Data excerpts
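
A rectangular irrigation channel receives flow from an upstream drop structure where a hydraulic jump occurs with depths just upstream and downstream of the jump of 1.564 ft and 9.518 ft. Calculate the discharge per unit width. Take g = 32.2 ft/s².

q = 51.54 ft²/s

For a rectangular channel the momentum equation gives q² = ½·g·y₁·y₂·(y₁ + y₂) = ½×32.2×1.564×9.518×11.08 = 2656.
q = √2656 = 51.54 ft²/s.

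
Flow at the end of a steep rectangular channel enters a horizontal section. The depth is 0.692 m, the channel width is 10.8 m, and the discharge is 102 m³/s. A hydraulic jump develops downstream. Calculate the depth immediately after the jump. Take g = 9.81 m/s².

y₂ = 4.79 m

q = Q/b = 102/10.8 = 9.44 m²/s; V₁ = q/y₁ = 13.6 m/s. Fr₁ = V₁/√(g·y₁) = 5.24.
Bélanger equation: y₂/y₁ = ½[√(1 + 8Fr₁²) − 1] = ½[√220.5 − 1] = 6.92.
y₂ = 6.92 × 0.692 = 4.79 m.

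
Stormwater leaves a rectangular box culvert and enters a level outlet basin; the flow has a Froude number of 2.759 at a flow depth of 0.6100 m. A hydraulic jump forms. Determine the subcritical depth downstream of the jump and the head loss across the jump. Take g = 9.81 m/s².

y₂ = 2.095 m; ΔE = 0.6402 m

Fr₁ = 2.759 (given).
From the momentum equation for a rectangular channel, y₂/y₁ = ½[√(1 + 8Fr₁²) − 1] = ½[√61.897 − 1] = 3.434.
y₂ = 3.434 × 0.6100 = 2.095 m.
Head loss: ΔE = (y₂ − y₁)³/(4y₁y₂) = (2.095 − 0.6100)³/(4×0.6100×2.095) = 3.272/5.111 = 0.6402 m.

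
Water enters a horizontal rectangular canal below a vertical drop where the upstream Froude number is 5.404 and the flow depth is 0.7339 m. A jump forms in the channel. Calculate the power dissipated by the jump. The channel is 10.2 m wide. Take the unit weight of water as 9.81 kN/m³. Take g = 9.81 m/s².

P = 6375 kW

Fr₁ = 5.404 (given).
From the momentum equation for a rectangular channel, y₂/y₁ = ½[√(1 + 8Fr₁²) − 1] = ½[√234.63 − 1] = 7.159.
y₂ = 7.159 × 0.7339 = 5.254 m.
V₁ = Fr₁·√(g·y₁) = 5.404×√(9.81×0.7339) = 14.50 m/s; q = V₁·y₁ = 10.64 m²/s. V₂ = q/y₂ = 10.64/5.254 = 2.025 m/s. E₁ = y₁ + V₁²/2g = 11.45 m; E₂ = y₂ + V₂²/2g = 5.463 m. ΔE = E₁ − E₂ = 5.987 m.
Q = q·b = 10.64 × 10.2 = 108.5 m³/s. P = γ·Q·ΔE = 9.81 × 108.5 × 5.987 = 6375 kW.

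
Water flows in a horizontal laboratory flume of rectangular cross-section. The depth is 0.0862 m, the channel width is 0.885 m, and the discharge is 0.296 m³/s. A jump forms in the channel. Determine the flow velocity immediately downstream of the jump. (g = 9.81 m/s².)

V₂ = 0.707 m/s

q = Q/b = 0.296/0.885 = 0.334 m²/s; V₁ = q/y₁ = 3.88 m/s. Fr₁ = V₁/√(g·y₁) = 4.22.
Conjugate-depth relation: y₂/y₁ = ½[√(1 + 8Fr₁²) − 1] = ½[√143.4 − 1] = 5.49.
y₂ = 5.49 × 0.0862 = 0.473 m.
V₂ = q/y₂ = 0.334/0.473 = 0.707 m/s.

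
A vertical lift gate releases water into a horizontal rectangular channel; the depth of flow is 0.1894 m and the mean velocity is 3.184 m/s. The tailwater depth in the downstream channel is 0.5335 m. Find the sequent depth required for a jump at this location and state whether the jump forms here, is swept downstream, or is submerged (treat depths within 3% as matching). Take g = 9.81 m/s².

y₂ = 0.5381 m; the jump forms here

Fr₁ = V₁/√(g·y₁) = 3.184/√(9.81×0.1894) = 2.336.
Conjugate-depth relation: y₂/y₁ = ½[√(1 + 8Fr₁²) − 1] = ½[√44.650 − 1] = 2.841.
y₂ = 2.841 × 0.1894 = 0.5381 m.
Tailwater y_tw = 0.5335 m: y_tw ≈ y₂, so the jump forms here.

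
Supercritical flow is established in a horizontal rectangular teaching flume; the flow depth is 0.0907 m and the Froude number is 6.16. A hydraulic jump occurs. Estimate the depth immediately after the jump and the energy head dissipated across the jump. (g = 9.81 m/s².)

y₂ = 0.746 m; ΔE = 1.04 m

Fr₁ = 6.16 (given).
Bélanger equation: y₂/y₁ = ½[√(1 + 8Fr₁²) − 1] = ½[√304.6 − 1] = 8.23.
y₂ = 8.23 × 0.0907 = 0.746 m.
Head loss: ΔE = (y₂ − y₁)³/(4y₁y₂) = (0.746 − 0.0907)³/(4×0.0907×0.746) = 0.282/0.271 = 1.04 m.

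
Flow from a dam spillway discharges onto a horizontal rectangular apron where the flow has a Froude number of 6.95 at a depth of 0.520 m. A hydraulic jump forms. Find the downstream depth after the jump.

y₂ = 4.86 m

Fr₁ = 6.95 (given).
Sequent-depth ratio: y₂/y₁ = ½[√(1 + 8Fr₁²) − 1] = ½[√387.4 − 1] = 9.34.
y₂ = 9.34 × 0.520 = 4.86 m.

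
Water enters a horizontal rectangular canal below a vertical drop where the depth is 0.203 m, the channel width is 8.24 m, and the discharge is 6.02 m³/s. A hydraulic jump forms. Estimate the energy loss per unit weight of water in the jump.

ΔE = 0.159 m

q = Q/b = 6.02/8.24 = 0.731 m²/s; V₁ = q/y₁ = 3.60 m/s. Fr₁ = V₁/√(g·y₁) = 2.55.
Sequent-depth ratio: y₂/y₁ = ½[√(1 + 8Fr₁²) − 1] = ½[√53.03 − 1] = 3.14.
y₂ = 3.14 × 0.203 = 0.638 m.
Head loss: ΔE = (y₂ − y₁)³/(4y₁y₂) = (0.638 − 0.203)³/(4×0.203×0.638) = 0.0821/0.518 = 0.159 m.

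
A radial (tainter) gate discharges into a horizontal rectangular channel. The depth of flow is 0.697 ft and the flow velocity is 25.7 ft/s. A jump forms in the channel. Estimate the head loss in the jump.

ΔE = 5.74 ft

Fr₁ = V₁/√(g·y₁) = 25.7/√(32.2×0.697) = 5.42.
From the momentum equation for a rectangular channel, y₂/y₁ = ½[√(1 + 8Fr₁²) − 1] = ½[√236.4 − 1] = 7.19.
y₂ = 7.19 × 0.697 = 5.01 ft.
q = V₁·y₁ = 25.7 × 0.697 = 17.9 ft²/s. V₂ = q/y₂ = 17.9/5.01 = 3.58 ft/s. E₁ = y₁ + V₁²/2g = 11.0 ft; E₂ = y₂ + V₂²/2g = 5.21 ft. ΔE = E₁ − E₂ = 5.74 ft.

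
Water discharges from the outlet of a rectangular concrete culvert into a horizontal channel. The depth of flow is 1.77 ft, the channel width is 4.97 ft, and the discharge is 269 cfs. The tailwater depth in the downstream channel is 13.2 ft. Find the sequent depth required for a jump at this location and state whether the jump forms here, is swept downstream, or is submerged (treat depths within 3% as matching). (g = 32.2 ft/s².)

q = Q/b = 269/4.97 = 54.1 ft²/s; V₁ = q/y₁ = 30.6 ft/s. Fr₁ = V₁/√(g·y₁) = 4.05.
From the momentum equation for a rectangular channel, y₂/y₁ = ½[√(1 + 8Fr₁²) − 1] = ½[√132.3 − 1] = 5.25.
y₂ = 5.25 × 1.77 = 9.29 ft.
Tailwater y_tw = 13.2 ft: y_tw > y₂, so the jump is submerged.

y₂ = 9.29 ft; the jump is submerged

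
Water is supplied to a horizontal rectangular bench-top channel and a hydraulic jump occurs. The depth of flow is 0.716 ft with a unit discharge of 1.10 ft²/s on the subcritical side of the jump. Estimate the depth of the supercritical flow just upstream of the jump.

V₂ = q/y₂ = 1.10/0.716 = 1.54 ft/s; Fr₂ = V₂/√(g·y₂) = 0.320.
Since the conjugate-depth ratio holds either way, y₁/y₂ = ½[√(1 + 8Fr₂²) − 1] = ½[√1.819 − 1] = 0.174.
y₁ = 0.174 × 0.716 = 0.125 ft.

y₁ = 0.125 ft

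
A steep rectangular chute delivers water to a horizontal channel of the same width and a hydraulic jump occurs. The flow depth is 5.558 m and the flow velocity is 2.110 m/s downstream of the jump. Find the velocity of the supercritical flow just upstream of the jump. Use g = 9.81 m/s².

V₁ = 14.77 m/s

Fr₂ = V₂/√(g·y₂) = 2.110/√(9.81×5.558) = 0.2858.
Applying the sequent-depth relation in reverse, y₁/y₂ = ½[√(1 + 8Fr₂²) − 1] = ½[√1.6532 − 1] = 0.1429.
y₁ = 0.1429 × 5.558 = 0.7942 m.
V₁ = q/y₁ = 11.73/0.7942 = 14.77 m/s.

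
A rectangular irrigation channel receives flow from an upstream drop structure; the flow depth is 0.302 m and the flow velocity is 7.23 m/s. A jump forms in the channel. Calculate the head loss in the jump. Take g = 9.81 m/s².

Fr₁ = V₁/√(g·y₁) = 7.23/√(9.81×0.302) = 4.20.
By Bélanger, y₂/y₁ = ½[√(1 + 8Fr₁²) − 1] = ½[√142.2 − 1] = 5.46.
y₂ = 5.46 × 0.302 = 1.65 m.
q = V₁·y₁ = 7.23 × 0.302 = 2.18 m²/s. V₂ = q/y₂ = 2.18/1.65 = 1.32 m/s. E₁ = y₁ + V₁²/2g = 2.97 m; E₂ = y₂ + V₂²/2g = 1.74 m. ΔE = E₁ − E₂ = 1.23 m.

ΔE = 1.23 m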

* _Description of the task_:
Beginning at the line that holds "A steep rectangular chute", reproduce the lines exactly up to and including the final line of the entries.

* _Response_:
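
A steep rectangular chute delivers water to a horizontal channel of the same width and a hydraulic jump occurs. The flow depth is 5.558 m and the flow velocity is 2.110 m/s downstream of the jump. Find the velocity of the supercritical flow just upstream of the jump. Use g = 9.81 m/s².

V₁ = 14.77 m/s

Fr₂ = V₂/√(g·y₂) = 2.110/√(9.81×5.558) = 0.2858.
Applying the sequent-depth relation in reverse, y₁/y₂ = ½[√(1 + 8Fr₂²) − 1] = ½[√1.6532 − 1] = 0.1429.
y₁ = 0.1429 × 5.558 = 0.7942 m.
V₁ = q/y₁ = 11.73/0.7942 = 14.77 m/s.

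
A rectangular irrigation channel receives flow from an upstream drop structure; the flow depth is 0.302 m and the flow velocity is 7.23 m/s. A jump forms in the channel. Calculate the head loss in the jump. Take g = 9.81 m/s².

Fr₁ = V₁/√(g·y₁) = 7.23/√(9.81×0.302) = 4.20.
By Bélanger, y₂/y₁ = ½[√(1 + 8Fr₁²) − 1] = ½[√142.2 − 1] = 5.46.
y₂ = 5.46 × 0.302 = 1.65 m.
q = V₁·y₁ = 7.23 × 0.302 = 2.18 m²/s. V₂ = q/y₂ = 2.18/1.65 = 1.32 m/s. E₁ = y₁ + V₁²/2g = 2.97 m; E₂ = y₂ + V₂²/2g = 1.74 m. ΔE = E₁ − E₂ = 1.23 m.

ΔE = 1.23 m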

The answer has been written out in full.